Copy out all lines of the listing below that hold "stations".

Segment Start: THE INPUT

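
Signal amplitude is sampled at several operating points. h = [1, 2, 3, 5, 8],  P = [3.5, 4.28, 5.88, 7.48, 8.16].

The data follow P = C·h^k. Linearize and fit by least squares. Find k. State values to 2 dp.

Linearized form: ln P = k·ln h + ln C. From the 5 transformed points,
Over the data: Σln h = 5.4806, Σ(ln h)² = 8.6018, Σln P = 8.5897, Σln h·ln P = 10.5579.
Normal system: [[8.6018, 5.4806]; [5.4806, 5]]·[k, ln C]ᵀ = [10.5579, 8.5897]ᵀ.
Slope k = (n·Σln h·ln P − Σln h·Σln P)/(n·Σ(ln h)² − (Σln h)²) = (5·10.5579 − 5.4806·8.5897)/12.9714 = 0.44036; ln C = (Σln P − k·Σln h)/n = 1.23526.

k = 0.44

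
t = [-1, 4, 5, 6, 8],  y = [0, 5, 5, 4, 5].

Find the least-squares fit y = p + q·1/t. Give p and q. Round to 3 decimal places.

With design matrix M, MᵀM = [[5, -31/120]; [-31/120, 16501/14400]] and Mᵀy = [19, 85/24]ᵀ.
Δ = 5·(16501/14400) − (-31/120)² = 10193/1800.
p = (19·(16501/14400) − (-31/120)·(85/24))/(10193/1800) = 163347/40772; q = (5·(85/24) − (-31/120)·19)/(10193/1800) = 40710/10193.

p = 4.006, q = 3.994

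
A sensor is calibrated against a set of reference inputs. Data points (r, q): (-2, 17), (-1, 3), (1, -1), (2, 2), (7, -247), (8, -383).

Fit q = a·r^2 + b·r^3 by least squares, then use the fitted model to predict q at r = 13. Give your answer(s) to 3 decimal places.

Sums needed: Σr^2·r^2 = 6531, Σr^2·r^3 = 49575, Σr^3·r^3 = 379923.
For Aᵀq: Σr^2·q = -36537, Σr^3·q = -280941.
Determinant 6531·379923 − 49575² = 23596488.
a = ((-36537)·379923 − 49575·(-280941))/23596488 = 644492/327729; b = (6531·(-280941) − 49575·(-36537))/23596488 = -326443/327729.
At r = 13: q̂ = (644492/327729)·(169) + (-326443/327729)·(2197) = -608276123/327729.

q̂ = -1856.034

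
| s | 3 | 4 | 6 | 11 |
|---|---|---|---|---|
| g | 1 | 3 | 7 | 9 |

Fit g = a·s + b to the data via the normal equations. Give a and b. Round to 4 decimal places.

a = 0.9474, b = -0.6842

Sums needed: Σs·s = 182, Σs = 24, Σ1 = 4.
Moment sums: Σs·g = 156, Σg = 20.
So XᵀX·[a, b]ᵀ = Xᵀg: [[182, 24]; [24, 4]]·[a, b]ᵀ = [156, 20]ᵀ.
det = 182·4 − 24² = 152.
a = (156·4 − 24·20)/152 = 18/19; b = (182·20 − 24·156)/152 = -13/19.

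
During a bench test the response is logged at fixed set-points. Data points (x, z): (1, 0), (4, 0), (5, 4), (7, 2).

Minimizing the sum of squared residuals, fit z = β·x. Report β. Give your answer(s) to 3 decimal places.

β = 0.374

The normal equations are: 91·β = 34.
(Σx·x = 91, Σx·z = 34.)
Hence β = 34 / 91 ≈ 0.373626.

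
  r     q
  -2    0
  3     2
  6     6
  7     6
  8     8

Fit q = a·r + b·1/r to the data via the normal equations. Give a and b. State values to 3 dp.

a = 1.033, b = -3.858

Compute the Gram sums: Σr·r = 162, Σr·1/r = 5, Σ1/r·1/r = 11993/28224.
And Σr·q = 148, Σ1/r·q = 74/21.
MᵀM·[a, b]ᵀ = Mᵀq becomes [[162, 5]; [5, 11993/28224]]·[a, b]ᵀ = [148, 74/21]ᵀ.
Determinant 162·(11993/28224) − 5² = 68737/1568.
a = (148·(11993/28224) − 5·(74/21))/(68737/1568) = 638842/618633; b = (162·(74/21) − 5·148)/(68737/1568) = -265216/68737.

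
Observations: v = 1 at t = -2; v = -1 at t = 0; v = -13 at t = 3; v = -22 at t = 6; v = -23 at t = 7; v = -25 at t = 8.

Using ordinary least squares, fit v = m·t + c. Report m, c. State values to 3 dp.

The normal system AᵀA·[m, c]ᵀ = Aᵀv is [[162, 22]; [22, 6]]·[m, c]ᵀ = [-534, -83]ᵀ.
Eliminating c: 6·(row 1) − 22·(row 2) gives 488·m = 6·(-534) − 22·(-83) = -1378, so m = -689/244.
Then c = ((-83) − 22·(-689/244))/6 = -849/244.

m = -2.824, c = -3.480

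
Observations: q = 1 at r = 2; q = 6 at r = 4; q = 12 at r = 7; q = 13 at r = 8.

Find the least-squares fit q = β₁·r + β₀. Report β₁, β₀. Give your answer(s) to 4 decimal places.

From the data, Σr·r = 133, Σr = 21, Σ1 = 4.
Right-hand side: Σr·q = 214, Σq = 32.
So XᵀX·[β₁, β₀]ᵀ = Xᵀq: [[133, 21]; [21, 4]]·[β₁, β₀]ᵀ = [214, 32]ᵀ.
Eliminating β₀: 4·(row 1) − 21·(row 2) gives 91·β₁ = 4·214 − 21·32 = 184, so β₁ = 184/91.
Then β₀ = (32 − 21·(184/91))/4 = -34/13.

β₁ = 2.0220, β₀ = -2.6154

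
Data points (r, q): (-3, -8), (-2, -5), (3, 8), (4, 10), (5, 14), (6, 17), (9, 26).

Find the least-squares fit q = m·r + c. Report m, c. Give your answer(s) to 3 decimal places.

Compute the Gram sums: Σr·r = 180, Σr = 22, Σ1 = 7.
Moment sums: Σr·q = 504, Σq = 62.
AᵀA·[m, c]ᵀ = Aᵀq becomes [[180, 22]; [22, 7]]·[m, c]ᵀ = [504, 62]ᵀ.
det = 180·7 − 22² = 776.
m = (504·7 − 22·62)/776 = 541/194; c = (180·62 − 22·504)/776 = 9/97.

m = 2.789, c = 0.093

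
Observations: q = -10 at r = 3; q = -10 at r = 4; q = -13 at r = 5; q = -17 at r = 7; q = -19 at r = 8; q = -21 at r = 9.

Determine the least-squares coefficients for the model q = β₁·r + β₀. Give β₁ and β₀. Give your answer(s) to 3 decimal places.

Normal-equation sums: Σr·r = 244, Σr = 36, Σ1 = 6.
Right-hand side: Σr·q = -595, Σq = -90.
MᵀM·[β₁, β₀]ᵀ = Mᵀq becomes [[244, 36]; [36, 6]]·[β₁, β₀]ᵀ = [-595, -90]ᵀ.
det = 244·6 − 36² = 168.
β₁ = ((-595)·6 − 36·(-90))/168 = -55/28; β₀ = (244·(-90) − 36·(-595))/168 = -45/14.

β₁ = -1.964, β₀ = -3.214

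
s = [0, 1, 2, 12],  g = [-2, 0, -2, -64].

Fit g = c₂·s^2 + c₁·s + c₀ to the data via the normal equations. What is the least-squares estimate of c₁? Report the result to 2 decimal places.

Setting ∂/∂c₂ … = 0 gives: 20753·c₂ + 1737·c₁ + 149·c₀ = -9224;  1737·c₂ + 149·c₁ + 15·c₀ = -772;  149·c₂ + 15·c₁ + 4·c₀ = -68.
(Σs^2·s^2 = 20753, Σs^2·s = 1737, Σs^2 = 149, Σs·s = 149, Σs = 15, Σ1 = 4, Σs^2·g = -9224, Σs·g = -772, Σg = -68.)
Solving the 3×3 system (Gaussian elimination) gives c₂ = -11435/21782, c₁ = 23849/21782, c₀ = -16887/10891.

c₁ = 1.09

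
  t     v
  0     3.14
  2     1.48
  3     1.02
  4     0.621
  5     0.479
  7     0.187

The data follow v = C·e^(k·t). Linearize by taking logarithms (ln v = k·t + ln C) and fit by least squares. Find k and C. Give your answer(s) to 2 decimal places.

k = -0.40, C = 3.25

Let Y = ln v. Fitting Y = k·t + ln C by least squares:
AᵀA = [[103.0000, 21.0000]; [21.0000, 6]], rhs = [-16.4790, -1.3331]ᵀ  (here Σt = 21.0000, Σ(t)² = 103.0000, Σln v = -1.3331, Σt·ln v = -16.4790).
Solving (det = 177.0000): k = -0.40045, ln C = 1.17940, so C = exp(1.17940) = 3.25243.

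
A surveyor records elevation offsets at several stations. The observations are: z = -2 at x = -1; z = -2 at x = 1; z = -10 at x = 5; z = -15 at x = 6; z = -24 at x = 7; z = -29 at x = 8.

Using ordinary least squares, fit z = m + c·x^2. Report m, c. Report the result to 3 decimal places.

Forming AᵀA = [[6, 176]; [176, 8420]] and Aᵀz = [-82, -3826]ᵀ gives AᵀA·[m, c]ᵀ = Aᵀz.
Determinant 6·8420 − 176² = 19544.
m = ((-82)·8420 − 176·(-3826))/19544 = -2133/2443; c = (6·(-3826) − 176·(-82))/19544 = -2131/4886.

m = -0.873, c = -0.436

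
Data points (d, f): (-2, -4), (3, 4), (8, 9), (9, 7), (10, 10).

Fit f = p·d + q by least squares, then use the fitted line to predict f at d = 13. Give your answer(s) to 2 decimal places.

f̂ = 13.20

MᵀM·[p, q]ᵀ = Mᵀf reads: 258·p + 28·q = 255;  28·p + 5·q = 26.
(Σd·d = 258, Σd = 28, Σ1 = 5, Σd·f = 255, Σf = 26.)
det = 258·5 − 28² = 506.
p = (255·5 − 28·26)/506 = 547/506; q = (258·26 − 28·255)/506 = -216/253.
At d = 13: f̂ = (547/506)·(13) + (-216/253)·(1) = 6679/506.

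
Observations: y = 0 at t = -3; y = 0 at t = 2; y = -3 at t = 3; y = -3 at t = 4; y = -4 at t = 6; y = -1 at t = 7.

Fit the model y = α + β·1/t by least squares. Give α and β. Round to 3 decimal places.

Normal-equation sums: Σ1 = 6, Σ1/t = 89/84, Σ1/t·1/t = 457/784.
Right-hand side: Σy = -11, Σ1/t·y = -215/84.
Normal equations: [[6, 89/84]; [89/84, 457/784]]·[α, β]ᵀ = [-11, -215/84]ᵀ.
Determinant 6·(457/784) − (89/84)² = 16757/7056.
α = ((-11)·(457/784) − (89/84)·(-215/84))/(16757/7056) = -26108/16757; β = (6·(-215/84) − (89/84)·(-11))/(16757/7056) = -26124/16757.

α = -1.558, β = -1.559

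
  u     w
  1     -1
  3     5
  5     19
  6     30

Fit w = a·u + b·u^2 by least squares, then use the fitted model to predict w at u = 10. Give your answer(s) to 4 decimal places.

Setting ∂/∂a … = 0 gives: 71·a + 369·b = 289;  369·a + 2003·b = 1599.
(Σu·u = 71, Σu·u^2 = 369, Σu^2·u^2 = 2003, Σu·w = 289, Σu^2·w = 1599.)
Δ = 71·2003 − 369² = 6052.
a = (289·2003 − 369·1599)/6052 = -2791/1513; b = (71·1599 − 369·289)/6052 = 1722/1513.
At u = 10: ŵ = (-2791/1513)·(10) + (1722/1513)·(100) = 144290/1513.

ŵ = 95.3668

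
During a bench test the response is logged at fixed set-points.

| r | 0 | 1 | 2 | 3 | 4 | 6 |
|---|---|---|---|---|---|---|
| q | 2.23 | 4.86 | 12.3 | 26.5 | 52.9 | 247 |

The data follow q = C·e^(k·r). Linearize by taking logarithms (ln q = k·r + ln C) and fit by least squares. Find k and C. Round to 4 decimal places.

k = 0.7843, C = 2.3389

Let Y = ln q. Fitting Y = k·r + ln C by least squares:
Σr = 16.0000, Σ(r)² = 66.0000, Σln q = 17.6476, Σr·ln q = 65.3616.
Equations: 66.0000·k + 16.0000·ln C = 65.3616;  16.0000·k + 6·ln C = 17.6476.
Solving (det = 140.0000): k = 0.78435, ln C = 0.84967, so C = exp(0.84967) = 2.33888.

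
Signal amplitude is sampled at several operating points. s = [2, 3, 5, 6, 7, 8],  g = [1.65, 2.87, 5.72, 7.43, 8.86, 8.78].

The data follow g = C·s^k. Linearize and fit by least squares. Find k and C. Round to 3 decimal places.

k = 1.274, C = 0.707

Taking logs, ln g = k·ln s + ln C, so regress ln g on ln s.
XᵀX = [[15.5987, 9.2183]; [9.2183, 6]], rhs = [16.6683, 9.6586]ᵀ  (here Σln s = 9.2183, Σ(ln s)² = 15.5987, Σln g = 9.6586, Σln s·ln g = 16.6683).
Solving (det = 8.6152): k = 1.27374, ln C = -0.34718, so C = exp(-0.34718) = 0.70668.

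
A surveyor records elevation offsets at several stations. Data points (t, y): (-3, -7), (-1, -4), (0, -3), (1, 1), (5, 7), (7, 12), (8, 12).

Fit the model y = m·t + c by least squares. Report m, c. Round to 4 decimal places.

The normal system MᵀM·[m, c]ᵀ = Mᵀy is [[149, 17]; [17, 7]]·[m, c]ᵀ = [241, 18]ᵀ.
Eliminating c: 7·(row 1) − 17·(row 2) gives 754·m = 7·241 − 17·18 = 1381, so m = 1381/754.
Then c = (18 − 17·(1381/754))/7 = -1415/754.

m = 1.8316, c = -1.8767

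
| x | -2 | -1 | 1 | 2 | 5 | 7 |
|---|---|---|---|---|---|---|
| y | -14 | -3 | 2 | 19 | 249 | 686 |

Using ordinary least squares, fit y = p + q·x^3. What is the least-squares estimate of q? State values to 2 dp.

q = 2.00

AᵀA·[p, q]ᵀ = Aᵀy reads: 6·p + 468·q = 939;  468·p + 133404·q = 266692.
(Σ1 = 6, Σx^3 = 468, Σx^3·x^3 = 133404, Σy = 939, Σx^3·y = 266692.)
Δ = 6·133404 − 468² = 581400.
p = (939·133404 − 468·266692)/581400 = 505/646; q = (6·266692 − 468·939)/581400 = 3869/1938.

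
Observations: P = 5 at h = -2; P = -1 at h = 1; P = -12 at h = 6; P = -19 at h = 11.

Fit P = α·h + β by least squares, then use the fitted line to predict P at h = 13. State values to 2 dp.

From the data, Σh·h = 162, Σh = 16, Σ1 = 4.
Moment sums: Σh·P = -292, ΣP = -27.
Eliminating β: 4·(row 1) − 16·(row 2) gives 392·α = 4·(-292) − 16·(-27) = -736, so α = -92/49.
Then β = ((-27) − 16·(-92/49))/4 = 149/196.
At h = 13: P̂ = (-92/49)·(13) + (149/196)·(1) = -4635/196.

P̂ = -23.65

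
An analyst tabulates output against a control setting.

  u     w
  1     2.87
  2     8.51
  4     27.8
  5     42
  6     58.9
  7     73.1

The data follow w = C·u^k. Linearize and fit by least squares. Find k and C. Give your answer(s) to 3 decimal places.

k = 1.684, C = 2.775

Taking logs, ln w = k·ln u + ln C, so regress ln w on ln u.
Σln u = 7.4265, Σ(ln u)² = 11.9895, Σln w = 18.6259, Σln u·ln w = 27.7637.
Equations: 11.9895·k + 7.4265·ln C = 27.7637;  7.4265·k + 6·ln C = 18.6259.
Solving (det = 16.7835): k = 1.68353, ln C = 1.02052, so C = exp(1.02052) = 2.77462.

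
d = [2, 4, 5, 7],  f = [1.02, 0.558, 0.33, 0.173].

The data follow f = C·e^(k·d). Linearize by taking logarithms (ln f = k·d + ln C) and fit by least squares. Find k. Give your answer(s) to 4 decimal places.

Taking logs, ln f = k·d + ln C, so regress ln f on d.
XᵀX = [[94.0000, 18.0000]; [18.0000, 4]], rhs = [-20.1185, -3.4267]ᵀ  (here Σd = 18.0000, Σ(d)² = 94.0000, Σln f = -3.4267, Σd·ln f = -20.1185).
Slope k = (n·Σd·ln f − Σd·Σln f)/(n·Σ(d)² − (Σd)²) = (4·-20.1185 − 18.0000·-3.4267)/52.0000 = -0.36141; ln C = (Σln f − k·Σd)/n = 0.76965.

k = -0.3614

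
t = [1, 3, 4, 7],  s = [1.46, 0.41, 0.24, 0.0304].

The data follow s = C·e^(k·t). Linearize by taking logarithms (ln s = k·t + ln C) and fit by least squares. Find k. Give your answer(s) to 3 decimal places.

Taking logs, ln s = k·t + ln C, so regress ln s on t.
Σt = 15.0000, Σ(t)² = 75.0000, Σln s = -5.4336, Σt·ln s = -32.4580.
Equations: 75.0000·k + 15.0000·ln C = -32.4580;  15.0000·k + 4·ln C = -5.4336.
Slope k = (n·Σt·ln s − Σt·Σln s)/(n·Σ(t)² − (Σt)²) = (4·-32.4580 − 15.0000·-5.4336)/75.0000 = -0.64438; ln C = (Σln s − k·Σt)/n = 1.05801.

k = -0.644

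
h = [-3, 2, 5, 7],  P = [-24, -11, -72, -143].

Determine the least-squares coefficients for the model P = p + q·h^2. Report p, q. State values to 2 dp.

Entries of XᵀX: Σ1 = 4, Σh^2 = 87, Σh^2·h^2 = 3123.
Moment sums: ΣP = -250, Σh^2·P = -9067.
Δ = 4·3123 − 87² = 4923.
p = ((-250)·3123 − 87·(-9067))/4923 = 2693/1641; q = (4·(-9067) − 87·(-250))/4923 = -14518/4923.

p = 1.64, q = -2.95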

Segment End: THE INPUT

§ REPLY:
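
A surveyor records elevation offsets at several stations. The observations are: z = -2 at x = -1; z = -2 at x = 1; z = -10 at x = 5; z = -15 at x = 6; z = -24 at x = 7; z = -29 at x = 8.
A surveyor records elevation offsets at several stations. Data points (t, y): (-3, -7), (-1, -4), (0, -3), (1, 1), (5, 7), (7, 12), (8, 12).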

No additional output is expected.